- GIVEN DATA -
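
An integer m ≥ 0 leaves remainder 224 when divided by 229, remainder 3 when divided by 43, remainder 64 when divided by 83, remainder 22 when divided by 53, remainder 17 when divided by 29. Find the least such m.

The moduli are pairwise coprime; N = 229·43·83·53·29 = 1256191637.
N/229 = 5485553; 5485553 ≡ 87 (mod 229); 87·179 ≡ 1, so inverse 179.
N/43 = 29213759; 29213759 ≡ 32 (mod 43); 32·39 ≡ 1, so inverse 39.
N/83 = 15134839; 15134839 ≡ 38 (mod 83); 38·59 ≡ 1, so inverse 59.
N/53 = 23701729; 23701729 ≡ 23 (mod 53); 23·30 ≡ 1, so inverse 30.
N/29 = 43316953; 43316953 ≡ 1 (mod 29), inverse 1.
m ≡ 224·5485553·179 + 3·29213759·39 + 64·15134839·59 + 22·23701729·30 + 17·43316953·1 = 296895424296.
296895424296 mod 1256191637 = 434197964.

434197964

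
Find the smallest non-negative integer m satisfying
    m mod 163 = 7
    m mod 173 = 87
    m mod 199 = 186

4425946

From m ≡ 7 (mod 163) write m = 7 + 163t. Substituting into m ≡ 87 (mod 173) gives 163t ≡ 80 (mod 173), and since 163⁻¹ ≡ 121 (mod 173), t ≡ 165. Hence m ≡ 7 + 163·165 = 26902 (mod 28199).
From m ≡ 26902 (mod 28199) write m = 26902 + 28199t. Substituting into m ≡ 186 (mod 199) gives 28199t ≡ 149 (mod 199), and since 140⁻¹ ≡ 172 (mod 199), t ≡ 156. Hence m ≡ 26902 + 28199·156 = 4425946 (mod 5611601).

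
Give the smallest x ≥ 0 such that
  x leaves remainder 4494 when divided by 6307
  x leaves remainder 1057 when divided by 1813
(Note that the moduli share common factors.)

gcd(6307, 1813) = 7 and 7 | (1057 − 4494), so the pair is consistent; merging gives x ≡ 1310043 (mod 1633513), where 1633513 = lcm(6307, 1813).
The solution is unique modulo lcm(6307, 1813) = 1633513.

1310043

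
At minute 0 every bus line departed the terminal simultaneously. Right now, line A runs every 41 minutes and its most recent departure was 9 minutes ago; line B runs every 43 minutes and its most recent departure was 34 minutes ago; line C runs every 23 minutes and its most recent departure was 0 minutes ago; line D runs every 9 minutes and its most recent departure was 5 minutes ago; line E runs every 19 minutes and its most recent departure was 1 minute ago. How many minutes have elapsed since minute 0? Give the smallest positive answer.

6338363

From t ≡ 9 (mod 41) write t = 9 + 41s. Substituting into t ≡ 34 (mod 43) gives 41s ≡ 25 (mod 43), and since 41⁻¹ ≡ 21 (mod 43), s ≡ 9. Hence t ≡ 9 + 41·9 = 378 (mod 1763).
From t ≡ 378 (mod 1763) write t = 378 + 1763s. Substituting into t ≡ 0 (mod 23) gives 1763s ≡ 13 (mod 23), and since 15⁻¹ ≡ 20 (mod 23), s ≡ 7. Hence t ≡ 378 + 1763·7 = 12719 (mod 40549).
From t ≡ 12719 (mod 40549) write t = 12719 + 40549s. Substituting into t ≡ 5 (mod 9) gives 40549s ≡ 3 (mod 9), and since 4⁻¹ ≡ 7 (mod 9), s ≡ 3. Hence t ≡ 12719 + 40549·3 = 134366 (mod 364941).
From t ≡ 134366 (mod 364941) write t = 134366 + 364941s. Substituting into t ≡ 1 (mod 19) gives 364941s ≡ 3 (mod 19), and since 8⁻¹ ≡ 12 (mod 19), s ≡ 17. Hence t ≡ 134366 + 364941·17 = 6338363 (mod 6933879).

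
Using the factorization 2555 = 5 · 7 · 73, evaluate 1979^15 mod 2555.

Mod 5: 1979 ≡ 4; by Fermat, exponent reduces to 15 mod 4 = 3; 4^3 ≡ 4 (mod 5).
Mod 7: 1979 ≡ 5; by Fermat, exponent reduces to 15 mod 6 = 3; 5^3 ≡ 6 (mod 7).
Mod 73: 1979 ≡ 8; 8^15 ≡ 1 (mod 73).
Combine by CRT: x ≡ 4 (mod 5), x ≡ 6 (mod 7), x ≡ 1 (mod 73) ⇒ x ≡ 804 (mod 2555).

804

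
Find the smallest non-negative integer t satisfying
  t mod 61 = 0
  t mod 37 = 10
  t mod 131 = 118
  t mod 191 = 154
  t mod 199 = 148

11096528300

The moduli are pairwise coprime; N = 61·37·131·191·199 = 11238007003.
N/61 = 184229623; 184229623 ≡ 46 (mod 61); 46·4 ≡ 1, so inverse 4.
N/37 = 303729919; 303729919 ≡ 27 (mod 37); 27·11 ≡ 1, so inverse 11.
N/131 = 85786313; 85786313 ≡ 46 (mod 131); 46·94 ≡ 1, so inverse 94.
N/191 = 58837733; 58837733 ≡ 183 (mod 191); 183·167 ≡ 1, so inverse 167.
N/199 = 56472397; 56472397 ≡ 177 (mod 199); 177·9 ≡ 1, so inverse 9.
t ≡ 0·184229623·4 + 10·303729919·11 + 118·85786313·94 + 154·58837733·167 + 148·56472397·9 = 2573362124984.
2573362124984 mod 11238007003 = 11096528300.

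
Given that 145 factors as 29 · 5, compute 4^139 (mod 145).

Mod 29: 4 ≡ 4; by Fermat, exponent reduces to 139 mod 28 = 27; 4^27 ≡ 22 (mod 29).
Mod 5: 4 ≡ 4; by Fermat, exponent reduces to 139 mod 4 = 3; 4^3 ≡ 4 (mod 5).
Combine by CRT: x ≡ 22 (mod 29), x ≡ 4 (mod 5) ⇒ x ≡ 109 (mod 145).

109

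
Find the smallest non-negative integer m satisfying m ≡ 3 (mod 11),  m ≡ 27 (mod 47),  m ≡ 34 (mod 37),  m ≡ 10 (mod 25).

The moduli are pairwise coprime; N = 11·47·37·25 = 478225.
N/11 = 43475; 43475 ≡ 3 (mod 11); 3·4 ≡ 1, so inverse 4.
N/47 = 10175; 10175 ≡ 23 (mod 47); 23·45 ≡ 1, so inverse 45.
N/37 = 12925; 12925 ≡ 12 (mod 37); 12·34 ≡ 1, so inverse 34.
N/25 = 19129; 19129 ≡ 4 (mod 25); 4·19 ≡ 1, so inverse 19.
m ≡ 3·43475·4 + 27·10175·45 + 34·12925·34 + 10·19129·19 = 31460135.
31460135 mod 478225 = 375510.

375510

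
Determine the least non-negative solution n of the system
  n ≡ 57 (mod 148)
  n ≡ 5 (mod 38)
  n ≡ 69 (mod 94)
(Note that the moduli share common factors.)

13229

gcd(148, 38) = 2 and 2 | (5 − 57), so the pair is consistent; merging gives n ≡ 1981 (mod 2812), where 2812 = lcm(148, 38).
gcd(2812, 94) = 2 and 2 | (69 − 1981), so the pair is consistent; merging gives n ≡ 13229 (mod 132164), where 132164 = lcm(2812, 94).
The solution is unique modulo lcm(148, 38, 94) = 132164.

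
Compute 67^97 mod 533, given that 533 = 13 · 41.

Mod 13: 67 ≡ 2; by Fermat, exponent reduces to 97 mod 12 = 1; 2^1 ≡ 2 (mod 13).
Mod 41: 67 ≡ 26; by Fermat, exponent reduces to 97 mod 40 = 17; 26^17 ≡ 19 (mod 41).
Combine by CRT: x ≡ 2 (mod 13), x ≡ 19 (mod 41) ⇒ x ≡ 470 (mod 533).

470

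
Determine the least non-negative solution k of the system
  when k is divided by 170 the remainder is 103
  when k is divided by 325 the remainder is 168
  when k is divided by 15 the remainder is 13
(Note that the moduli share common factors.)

Combine the congruences pairwise.
gcd(170, 325) = 5 and 5 | (168 − 103), so the pair is consistent; merging gives k ≡ 8943 (mod 11050), where 11050 = lcm(170, 325).
gcd(11050, 15) = 5 and 5 | (13 − 8943), so the pair is consistent; merging gives k ≡ 19993 (mod 33150), where 33150 = lcm(11050, 15).
The solution is unique modulo lcm(170, 325, 15) = 33150.

19993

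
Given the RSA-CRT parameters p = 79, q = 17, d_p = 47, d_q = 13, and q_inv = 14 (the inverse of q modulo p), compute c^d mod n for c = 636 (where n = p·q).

m₁ = c^(d_p) mod p: c ≡ 4 (mod 79), and 4^47 mod 79 = 45.
m₂ = c^(d_q) mod q: c ≡ 7 (mod 17), and 7^13 mod 17 = 6.
h = q_inv·(m₁ − m₂) mod p = 14·(45 − 6) mod 79 = 72.
m = m₂ + h·q = 6 + 72·17 = 1230.

1230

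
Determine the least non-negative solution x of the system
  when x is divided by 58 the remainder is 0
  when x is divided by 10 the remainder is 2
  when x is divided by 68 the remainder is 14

gcd(58, 10) = 2 and 2 | (2 − 0), so the pair is consistent; merging gives x ≡ 232 (mod 290), where 290 = lcm(58, 10).
gcd(290, 68) = 2 and 2 | (14 − 232), so the pair is consistent; merging gives x ≡ 1102 (mod 9860), where 9860 = lcm(290, 68).
The solution is unique modulo lcm(58, 10, 68) = 9860.

1102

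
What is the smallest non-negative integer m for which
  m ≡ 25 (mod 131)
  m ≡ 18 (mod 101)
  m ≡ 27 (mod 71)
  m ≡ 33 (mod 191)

The moduli are pairwise coprime; N = 131·101·71·191 = 179425591.
N/131 = 1369661; 1369661 ≡ 56 (mod 131); 56·124 ≡ 1, so inverse 124.
N/101 = 1776491; 1776491 ≡ 2 (mod 101); 2·51 ≡ 1, so inverse 51.
N/71 = 2527121; 2527121 ≡ 18 (mod 71); 18·4 ≡ 1, so inverse 4.
N/191 = 939401; 939401 ≡ 63 (mod 191); 63·94 ≡ 1, so inverse 94.
m ≡ 25·1369661·124 + 18·1776491·51 + 27·2527121·4 + 33·939401·94 = 9063718808.
9063718808 mod 179425591 = 92439258.

92439258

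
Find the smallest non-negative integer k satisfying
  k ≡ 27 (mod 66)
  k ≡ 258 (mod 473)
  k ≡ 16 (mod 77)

13029

gcd(66, 473) = 11 and 11 | (258 − 27), so the pair is consistent; merging gives k ≡ 1677 (mod 2838), where 2838 = lcm(66, 473).
gcd(2838, 77) = 11 and 11 | (16 − 1677), so the pair is consistent; merging gives k ≡ 13029 (mod 19866), where 19866 = lcm(2838, 77).
The solution is unique modulo lcm(66, 473, 77) = 19866.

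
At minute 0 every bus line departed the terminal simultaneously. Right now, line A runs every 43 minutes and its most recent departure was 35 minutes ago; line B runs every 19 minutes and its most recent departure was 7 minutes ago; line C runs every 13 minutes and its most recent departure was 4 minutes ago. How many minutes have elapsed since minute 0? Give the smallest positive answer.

The moduli are pairwise coprime; N = 43·19·13 = 10621.
N/43 = 247; 247 ≡ 32 (mod 43); 32·39 ≡ 1, so inverse 39.
N/19 = 559; 559 ≡ 8 (mod 19); 8·12 ≡ 1, so inverse 12.
N/13 = 817; 817 ≡ 11 (mod 13); 11·6 ≡ 1, so inverse 6.
t ≡ 35·247·39 + 7·559·12 + 4·817·6 = 403719.
403719 mod 10621 = 121.

121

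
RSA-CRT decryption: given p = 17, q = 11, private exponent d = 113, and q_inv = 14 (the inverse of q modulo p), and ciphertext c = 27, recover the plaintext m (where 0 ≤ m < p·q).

180

d_p = d mod (p−1) = 113 mod 16 = 1; d_q = d mod (q−1) = 3.
m₁ = c^(d_p) mod p: c ≡ 10 (mod 17), and 10^1 mod 17 = 10.
m₂ = c^(d_q) mod q: c ≡ 5 (mod 11), and 5^3 mod 11 = 4.
h = q_inv·(m₁ − m₂) mod p = 14·(10 − 4) mod 17 = 16.
m = m₂ + h·q = 4 + 16·11 = 180.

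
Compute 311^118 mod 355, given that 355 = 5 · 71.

Mod 5: 311 ≡ 1; by Fermat, exponent reduces to 118 mod 4 = 2; 1^2 ≡ 1 (mod 5).
Mod 71: 311 ≡ 27; by Fermat, exponent reduces to 118 mod 70 = 48; 27^48 ≡ 10 (mod 71).
Combine by CRT: x ≡ 1 (mod 5), x ≡ 10 (mod 71) ⇒ x ≡ 81 (mod 355).

81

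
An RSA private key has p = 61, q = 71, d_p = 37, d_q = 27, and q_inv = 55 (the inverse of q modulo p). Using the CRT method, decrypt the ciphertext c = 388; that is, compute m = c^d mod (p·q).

2191

m₁ = c^(d_p) mod p: c ≡ 22 (mod 61), and 22^37 mod 61 = 56.
m₂ = c^(d_q) mod q: c ≡ 33 (mod 71), and 33^27 mod 71 = 61.
h = q_inv·(m₁ − m₂) mod p = 55·(56 − 61) mod 61 = 30.
m = m₂ + h·q = 61 + 30·71 = 2191.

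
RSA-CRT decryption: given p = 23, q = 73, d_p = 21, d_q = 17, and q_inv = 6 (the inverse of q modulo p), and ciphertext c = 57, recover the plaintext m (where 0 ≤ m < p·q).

1355

m₁ = c^(d_p) mod p: c ≡ 11 (mod 23), and 11^21 mod 23 = 21.
m₂ = c^(d_q) mod q: c ≡ 57 (mod 73), and 57^17 mod 73 = 41.
h = q_inv·(m₁ − m₂) mod p = 6·(21 − 41) mod 23 = 18.
m = m₂ + h·q = 41 + 18·73 = 1355.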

- YOUR GOAL -
Each line that includes the word "Determine" counts once; report how many such lines the entries have, and nothing else.

- ANSWER BELOW -
3